DESCRIPTION OF THE TASK:
Could you tally the lines of the entries that carry the string "voiced"? Reply with the number and nothing more.
************
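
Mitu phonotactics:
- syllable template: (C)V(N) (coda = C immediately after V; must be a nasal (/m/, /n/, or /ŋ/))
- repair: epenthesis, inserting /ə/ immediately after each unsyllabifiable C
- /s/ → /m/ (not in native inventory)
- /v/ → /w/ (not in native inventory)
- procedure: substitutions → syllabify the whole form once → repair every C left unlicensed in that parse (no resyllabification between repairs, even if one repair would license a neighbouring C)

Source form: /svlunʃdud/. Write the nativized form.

Substitution: /s/ → /m/, /v/ → /w/, giving /mwlunʃdud/.
Syllabifying with onset maximization leaves /m/, /w/, /ʃ/, /d/ stranded (only a nasal (/m/, /n/, or /ŋ/) is licensed in coda position; onsets are limited to one consonant).
Each unlicensed consonant becomes the onset of a new syllable: /m/ → /mə/, /w/ → /wə/, /ʃ/ → /ʃə/, /d/ → /də/.

məwəlunʃədudə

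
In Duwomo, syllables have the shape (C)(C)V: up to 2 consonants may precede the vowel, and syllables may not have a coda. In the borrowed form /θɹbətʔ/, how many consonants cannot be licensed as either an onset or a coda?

The consonants /θ/, /t/, /ʔ/ cannot be parsed into a legal (C)(C)V syllable (no codas are permitted; onsets may contain at most 2 consonants).

3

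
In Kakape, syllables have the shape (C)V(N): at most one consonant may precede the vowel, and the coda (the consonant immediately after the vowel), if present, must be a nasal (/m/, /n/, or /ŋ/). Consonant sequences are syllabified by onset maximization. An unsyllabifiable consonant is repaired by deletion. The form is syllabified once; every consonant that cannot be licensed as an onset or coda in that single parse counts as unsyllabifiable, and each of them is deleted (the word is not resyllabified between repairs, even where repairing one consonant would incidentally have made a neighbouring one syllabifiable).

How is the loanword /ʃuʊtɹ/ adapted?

Syllabifying with onset maximization leaves /t/, /ɹ/ stranded (only a nasal (/m/, /n/, or /ŋ/) is licensed in coda position; onsets are limited to one consonant).
Each unlicensed consonant is deleted: /t/, /ɹ/.

ʃuʊ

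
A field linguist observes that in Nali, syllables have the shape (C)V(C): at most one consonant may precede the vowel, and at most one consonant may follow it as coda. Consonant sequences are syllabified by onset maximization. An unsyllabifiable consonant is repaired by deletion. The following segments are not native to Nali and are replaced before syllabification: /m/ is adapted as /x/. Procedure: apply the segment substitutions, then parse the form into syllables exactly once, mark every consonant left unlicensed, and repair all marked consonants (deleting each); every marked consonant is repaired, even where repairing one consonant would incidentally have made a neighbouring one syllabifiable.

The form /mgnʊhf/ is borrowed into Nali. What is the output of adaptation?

nʊh

Substitution: /m/ → /x/, giving /xgnʊhf/.
The consonants /x/, /g/, /f/ cannot be parsed into a legal (C)V(C) syllable (at most one coda consonant is licensed; onsets are limited to one consonant).
Deleting the stranded consonants removes /x/, /g/, /f/.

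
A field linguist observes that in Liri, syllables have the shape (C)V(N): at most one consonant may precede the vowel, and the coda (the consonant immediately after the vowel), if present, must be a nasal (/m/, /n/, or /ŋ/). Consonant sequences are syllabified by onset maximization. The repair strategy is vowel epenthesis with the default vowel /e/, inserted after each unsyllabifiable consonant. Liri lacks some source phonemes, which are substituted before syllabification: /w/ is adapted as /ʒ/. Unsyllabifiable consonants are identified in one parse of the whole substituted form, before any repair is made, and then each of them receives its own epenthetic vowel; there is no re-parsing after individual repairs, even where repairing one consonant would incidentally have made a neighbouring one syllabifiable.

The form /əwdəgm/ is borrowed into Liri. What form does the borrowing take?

Substitution: /w/ → /ʒ/, giving /əʒdəgm/.
The consonants /ʒ/, /g/, /m/ cannot be parsed into a legal (C)V(N) syllable (only a nasal (/m/, /n/, or /ŋ/) is licensed in coda position; onsets are limited to one consonant).
Each unlicensed consonant becomes the onset of a new syllable: /ʒ/ → /ʒe/, /g/ → /ge/, /m/ → /me/.

əʒedəgeme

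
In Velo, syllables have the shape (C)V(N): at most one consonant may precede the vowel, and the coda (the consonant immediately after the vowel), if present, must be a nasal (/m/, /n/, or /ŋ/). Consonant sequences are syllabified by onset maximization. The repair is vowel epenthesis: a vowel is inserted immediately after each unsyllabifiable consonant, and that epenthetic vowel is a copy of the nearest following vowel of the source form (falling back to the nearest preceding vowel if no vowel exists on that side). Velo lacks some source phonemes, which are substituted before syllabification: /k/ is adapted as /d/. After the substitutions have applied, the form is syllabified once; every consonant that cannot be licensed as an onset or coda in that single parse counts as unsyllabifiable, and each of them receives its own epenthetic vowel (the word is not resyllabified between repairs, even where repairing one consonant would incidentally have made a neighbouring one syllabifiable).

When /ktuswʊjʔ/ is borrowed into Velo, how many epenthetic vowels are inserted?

After substitution the input is /dtuswʊjʔ/.
The unsyllabifiable consonants are /d/, /s/, /j/, /ʔ/; each receives one epenthetic vowel.

4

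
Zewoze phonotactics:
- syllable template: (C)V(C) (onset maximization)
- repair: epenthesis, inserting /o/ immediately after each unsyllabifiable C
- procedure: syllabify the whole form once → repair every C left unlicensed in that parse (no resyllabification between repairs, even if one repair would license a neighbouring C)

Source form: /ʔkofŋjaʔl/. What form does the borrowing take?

ʔokofŋojaʔlo

Syllabifying with onset maximization leaves /ʔ/, /ŋ/, /l/ stranded (at most one coda consonant is licensed; onsets are limited to one consonant).
Inserting the epenthetic vowel yields /ʔ/ → /ʔo/, /ŋ/ → /ŋo/, /l/ → /lo/.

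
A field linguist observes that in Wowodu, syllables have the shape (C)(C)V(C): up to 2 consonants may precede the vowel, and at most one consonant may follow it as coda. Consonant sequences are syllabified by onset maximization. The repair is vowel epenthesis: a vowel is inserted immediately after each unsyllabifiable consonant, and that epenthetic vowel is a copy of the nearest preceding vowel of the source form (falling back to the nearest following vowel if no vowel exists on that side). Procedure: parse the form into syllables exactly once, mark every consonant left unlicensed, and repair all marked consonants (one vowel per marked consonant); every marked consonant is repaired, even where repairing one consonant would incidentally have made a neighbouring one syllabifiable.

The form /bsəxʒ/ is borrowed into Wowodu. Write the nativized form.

bsəxʒə

The consonants /ʒ/ cannot be parsed into a legal (C)(C)V(C) syllable (at most one coda consonant is licensed; onsets may contain at most 2 consonants).
Epenthesis after each stranded consonant: /ʒ/ → /ʒə/.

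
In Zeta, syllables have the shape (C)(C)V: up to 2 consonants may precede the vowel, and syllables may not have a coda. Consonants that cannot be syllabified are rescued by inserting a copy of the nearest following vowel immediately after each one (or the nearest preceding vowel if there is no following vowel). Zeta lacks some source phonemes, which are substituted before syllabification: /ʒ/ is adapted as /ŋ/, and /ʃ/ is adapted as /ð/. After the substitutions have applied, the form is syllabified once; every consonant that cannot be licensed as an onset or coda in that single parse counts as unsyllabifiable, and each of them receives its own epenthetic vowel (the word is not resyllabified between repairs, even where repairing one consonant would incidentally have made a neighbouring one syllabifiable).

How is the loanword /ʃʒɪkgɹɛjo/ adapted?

ðŋɪkɛgɹɛjo

Substitution: /ʃ/ → /ð/, /ʒ/ → /ŋ/, giving /ðŋɪkgɹɛjo/.
The consonants /k/ cannot be parsed into a legal (C)(C)V syllable (no codas are permitted; onsets may contain at most 2 consonants).
Inserting the epenthetic vowel yields /k/ → /kɛ/.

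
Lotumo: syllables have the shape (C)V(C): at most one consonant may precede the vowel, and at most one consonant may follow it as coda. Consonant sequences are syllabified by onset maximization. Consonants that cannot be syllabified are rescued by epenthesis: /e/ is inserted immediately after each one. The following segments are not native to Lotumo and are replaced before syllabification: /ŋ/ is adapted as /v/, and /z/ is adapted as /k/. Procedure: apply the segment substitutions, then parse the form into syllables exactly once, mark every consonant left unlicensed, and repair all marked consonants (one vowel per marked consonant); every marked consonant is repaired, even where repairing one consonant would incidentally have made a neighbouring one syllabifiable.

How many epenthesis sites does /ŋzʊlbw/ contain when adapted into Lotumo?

3

After substitution the input is /vkʊlbw/.
The unsyllabifiable consonants are /v/, /b/, /w/; each receives one epenthetic vowel.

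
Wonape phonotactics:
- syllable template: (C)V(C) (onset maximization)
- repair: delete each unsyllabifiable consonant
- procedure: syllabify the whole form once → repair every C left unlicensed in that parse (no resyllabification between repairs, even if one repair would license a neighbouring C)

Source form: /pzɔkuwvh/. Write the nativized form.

zɔkuw

Syllabifying with onset maximization leaves /p/, /v/, /h/ stranded (at most one coda consonant is licensed; onsets are limited to one consonant).
Each unlicensed consonant is deleted: /p/, /v/, /h/.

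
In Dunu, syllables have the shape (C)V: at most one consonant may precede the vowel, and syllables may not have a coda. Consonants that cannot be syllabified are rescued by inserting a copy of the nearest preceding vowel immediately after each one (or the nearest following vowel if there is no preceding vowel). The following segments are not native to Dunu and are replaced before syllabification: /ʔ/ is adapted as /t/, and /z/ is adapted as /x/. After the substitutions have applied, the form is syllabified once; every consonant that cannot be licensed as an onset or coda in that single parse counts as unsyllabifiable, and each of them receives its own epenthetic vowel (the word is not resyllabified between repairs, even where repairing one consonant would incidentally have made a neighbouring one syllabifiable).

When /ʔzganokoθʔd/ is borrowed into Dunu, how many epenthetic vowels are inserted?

5

After substitution the input is /txganokoθtd/.
The unsyllabifiable consonants are /t/, /x/, /θ/, /t/, /d/; each receives one epenthetic vowel.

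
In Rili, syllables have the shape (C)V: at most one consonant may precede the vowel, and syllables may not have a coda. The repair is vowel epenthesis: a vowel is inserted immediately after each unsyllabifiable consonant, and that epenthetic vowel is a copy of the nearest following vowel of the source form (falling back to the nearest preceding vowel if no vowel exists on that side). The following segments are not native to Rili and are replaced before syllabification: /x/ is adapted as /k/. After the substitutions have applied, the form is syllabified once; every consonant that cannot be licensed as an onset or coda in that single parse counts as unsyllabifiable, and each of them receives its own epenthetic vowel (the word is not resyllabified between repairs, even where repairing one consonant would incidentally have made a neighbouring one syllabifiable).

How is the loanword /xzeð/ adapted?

kezeðe

Substitution: /x/ → /k/, giving /kzeð/.
The consonants /k/, /ð/ cannot be parsed into a legal (C)V syllable (no codas are permitted; onsets are limited to one consonant).
Each unlicensed consonant becomes the onset of a new syllable: /k/ → /ke/, /ð/ → /ðe/.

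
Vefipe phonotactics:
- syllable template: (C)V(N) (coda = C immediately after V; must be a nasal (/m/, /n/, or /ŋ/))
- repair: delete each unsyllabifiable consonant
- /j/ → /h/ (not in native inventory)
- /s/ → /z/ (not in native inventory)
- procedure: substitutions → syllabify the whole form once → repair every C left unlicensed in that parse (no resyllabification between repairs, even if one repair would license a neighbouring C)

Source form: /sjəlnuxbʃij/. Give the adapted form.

hənuʃi

Substitution: /s/ → /z/, /j/ → /h/, giving /zhəlnuxbʃih/.
The consonants /z/, /l/, /x/, /b/, /h/ cannot be parsed into a legal (C)V(N) syllable (only a nasal (/m/, /n/, or /ŋ/) is licensed in coda position; onsets are limited to one consonant).
Deletion applies to /z/, /l/, /x/, /b/, /h/.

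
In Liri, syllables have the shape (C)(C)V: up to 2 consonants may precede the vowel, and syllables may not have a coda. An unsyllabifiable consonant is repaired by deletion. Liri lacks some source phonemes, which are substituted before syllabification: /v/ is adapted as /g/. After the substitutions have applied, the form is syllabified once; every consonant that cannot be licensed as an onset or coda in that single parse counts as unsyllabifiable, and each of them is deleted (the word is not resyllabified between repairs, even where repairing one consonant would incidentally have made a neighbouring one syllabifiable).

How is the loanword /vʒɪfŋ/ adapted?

gʒɪ

Substitution: /v/ → /g/, giving /gʒɪfŋ/.
Under (C)(C)V, the unsyllabifiable consonants are /f/, /ŋ/ (no codas are permitted; onsets may contain at most 2 consonants).
Deleting the stranded consonants removes /f/, /ŋ/.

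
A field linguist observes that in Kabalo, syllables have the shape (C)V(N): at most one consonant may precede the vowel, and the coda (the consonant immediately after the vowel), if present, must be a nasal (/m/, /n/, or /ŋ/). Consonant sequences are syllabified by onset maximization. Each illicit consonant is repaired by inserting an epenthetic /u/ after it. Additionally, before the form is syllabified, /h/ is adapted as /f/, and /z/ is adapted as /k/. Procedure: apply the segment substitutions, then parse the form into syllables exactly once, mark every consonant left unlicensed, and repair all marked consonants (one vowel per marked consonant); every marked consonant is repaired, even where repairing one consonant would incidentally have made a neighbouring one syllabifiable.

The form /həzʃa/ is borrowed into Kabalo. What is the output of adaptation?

fəkuʃa

Substitution: /h/ → /f/, /z/ → /k/, giving /fəkʃa/.
The consonants /k/ cannot be parsed into a legal (C)V(N) syllable (only a nasal (/m/, /n/, or /ŋ/) is licensed in coda position; onsets are limited to one consonant).
Epenthesis after each stranded consonant: /k/ → /ku/.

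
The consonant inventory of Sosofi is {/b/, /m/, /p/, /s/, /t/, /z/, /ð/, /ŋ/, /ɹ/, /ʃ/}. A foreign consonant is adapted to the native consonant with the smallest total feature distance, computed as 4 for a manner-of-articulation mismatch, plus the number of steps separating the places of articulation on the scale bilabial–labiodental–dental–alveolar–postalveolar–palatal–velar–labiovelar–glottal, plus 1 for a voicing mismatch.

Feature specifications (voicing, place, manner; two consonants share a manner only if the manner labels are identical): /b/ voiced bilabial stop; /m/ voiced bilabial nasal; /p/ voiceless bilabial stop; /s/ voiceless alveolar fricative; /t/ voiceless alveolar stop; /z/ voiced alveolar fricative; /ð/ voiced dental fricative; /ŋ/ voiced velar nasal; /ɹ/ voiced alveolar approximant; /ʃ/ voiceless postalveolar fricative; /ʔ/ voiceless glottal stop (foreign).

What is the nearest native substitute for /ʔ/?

t

/t/ is closest: same manner (stop), place distance 5 (glottal→alveolar), same voicing; total 5. Next closest is /ŋ/ at distance 7.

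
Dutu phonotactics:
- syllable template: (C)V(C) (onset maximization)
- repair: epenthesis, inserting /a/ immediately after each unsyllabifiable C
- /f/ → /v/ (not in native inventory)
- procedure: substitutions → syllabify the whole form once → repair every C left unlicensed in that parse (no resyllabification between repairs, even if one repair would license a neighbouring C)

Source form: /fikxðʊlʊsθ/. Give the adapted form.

vikxaðʊlʊsθa

Substitution: /f/ → /v/, giving /vikxðʊlʊsθ/.
Syllabifying with onset maximization leaves /x/, /θ/ stranded (at most one coda consonant is licensed; onsets are limited to one consonant).
Inserting the epenthetic vowel yields /x/ → /xa/, /θ/ → /θa/.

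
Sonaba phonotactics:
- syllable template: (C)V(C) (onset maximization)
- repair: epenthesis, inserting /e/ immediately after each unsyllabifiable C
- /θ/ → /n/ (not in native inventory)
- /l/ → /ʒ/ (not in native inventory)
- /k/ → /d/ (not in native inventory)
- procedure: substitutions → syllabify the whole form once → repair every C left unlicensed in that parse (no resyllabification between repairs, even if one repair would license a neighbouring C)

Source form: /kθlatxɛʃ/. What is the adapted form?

Substitution: /k/ → /d/, /θ/ → /n/, /l/ → /ʒ/, giving /dnʒatxɛʃ/.
The consonants /d/, /n/ cannot be parsed into a legal (C)V(C) syllable (at most one coda consonant is licensed; onsets are limited to one consonant).
Inserting the epenthetic vowel yields /d/ → /de/, /n/ → /ne/.

deneʒatxɛʃ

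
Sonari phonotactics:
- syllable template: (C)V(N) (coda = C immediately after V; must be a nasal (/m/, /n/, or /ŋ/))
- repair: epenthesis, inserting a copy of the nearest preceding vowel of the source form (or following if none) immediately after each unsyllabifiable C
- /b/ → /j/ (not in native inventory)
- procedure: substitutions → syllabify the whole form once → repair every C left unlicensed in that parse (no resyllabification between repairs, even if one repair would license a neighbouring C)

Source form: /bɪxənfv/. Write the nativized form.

Substitution: /b/ → /j/, giving /jɪxənfv/.
Under (C)V(N), the unsyllabifiable consonants are /f/, /v/ (only a nasal (/m/, /n/, or /ŋ/) is licensed in coda position; onsets are limited to one consonant).
Inserting the epenthetic vowel yields /f/ → /fə/, /v/ → /və/.

jɪxənfəvə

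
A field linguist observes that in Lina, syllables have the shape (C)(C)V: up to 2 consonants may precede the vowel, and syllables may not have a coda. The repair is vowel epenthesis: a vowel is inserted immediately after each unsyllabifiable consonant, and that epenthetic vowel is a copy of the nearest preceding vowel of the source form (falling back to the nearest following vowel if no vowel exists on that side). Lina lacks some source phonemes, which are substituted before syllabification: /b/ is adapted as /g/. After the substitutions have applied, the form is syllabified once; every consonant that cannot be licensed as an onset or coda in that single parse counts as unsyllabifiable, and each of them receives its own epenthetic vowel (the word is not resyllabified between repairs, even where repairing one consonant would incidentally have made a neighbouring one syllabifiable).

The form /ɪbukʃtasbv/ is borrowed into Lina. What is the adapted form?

Substitution: /b/ → /g/, giving /ɪgukʃtasgv/.
The consonants /k/, /s/, /g/, /v/ cannot be parsed into a legal (C)(C)V syllable (no codas are permitted; onsets may contain at most 2 consonants).
Each unlicensed consonant becomes the onset of a new syllable: /k/ → /ku/, /s/ → /sa/, /g/ → /ga/, /v/ → /va/.

ɪgukuʃtasagava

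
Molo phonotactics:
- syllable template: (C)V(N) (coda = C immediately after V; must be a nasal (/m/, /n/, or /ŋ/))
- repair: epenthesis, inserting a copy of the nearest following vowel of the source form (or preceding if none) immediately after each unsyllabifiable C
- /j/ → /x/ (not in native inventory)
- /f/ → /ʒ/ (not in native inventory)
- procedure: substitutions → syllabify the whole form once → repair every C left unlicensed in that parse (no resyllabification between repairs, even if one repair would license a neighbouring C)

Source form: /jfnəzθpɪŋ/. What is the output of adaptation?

xəʒənəzɪθɪpɪŋ

Substitution: /j/ → /x/, /f/ → /ʒ/, giving /xʒnəzθpɪŋ/.
Syllabifying with onset maximization leaves /x/, /ʒ/, /z/, /θ/ stranded (only a nasal (/m/, /n/, or /ŋ/) is licensed in coda position; onsets are limited to one consonant).
Inserting the epenthetic vowel yields /x/ → /xə/, /ʒ/ → /ʒə/, /z/ → /zɪ/, /θ/ → /θɪ/.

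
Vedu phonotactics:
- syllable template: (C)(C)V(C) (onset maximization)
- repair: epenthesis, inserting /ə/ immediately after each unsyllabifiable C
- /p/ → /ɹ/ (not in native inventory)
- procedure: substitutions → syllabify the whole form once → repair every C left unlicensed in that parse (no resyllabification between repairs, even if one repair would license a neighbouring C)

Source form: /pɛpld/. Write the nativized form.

Substitution: /p/ → /ɹ/, giving /ɹɛɹld/.
Under (C)(C)V(C), the unsyllabifiable consonants are /l/, /d/ (at most one coda consonant is licensed; onsets may contain at most 2 consonants).
Inserting the epenthetic vowel yields /l/ → /lə/, /d/ → /də/.

ɹɛɹlədə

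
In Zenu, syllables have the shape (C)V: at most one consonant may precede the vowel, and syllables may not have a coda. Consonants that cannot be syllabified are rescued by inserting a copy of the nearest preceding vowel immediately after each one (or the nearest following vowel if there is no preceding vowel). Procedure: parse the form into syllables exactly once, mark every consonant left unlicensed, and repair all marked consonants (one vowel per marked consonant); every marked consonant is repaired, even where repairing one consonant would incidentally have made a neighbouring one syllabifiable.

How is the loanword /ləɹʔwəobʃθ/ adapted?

Syllabifying with onset maximization leaves /ɹ/, /ʔ/, /b/, /ʃ/, /θ/ stranded (no codas are permitted; onsets are limited to one consonant).
Epenthesis after each stranded consonant: /ɹ/ → /ɹə/, /ʔ/ → /ʔə/, /b/ → /bo/, /ʃ/ → /ʃo/, /θ/ → /θo/.

ləɹəʔəwəoboʃoθo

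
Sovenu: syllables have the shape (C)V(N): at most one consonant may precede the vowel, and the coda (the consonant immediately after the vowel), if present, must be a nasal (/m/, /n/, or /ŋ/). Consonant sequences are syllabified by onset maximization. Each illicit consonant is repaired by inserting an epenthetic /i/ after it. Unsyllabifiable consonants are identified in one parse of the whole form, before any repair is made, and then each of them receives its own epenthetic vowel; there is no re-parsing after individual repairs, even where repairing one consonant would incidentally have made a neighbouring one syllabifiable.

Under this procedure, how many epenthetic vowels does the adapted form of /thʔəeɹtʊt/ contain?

4

The unsyllabifiable consonants are /t/, /h/, /ɹ/, /t/; each receives one epenthetic vowel.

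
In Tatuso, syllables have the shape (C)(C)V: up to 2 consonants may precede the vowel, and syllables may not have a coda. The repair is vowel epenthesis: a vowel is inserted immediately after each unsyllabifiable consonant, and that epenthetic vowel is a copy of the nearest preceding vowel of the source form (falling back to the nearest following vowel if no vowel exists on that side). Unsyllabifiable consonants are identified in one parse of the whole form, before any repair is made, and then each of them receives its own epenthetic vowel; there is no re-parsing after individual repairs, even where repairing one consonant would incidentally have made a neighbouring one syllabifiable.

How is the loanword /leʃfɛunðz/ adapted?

leʃfɛunuðuzu

Under (C)(C)V, the unsyllabifiable consonants are /n/, /ð/, /z/ (no codas are permitted; onsets may contain at most 2 consonants).
Each unlicensed consonant becomes the onset of a new syllable: /n/ → /nu/, /ð/ → /ðu/, /z/ → /zu/.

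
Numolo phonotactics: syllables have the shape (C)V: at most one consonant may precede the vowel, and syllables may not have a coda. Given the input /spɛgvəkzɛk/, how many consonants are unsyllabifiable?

4

Syllabifying with onset maximization leaves /s/, /g/, /k/, /k/ stranded (no codas are permitted; onsets are limited to one consonant).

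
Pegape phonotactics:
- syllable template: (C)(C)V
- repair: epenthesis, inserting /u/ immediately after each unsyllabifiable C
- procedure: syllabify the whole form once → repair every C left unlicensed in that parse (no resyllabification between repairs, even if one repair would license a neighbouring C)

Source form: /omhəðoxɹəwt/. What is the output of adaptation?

omhəðoxɹəwutu

The consonants /w/, /t/ cannot be parsed into a legal (C)(C)V syllable (no codas are permitted; onsets may contain at most 2 consonants).
Each unlicensed consonant becomes the onset of a new syllable: /w/ → /wu/, /t/ → /tu/.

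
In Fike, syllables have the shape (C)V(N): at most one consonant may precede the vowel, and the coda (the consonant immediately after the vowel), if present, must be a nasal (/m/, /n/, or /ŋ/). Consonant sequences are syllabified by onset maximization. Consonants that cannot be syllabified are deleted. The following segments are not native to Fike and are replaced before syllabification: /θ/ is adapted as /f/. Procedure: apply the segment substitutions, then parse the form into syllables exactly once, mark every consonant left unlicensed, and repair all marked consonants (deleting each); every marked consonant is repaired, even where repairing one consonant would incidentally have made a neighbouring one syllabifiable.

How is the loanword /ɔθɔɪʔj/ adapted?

ɔfɔɪ

Substitution: /θ/ → /f/, giving /ɔfɔɪʔj/.
Under (C)V(N), the unsyllabifiable consonants are /ʔ/, /j/ (only a nasal (/m/, /n/, or /ŋ/) is licensed in coda position; onsets are limited to one consonant).
Deleting the stranded consonants removes /ʔ/, /j/.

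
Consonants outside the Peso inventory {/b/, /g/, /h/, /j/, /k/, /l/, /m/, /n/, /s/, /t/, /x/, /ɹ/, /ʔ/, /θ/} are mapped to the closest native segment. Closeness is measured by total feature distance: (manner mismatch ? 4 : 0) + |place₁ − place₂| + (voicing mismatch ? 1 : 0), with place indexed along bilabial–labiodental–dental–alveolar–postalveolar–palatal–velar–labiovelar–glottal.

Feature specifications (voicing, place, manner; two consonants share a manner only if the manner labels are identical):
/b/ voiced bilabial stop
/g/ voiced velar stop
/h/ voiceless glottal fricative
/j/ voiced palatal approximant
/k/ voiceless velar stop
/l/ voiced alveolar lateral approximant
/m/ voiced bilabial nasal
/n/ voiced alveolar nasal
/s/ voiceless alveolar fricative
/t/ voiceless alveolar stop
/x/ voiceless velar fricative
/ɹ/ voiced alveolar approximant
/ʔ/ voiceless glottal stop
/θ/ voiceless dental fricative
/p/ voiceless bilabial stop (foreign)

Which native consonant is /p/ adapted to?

/b/ is closest: same manner (stop), place distance 0 (bilabial→bilabial), voicing differs (+1); total 1. Next closest is /t/ at distance 3.

b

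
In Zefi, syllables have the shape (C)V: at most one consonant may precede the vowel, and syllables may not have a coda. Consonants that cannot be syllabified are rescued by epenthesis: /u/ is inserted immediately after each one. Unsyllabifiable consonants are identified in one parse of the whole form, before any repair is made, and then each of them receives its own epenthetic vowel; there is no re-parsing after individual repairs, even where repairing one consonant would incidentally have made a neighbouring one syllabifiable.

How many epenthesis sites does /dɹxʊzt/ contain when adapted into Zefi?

The unsyllabifiable consonants are /d/, /ɹ/, /z/, /t/; each receives one epenthetic vowel.

4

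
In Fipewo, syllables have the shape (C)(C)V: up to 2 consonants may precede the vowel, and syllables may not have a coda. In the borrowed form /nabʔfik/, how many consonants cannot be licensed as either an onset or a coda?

Under (C)(C)V, the unsyllabifiable consonants are /b/, /k/ (no codas are permitted; onsets may contain at most 2 consonants).

2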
************
OUTPUT FOR THIS EXERCISE:
8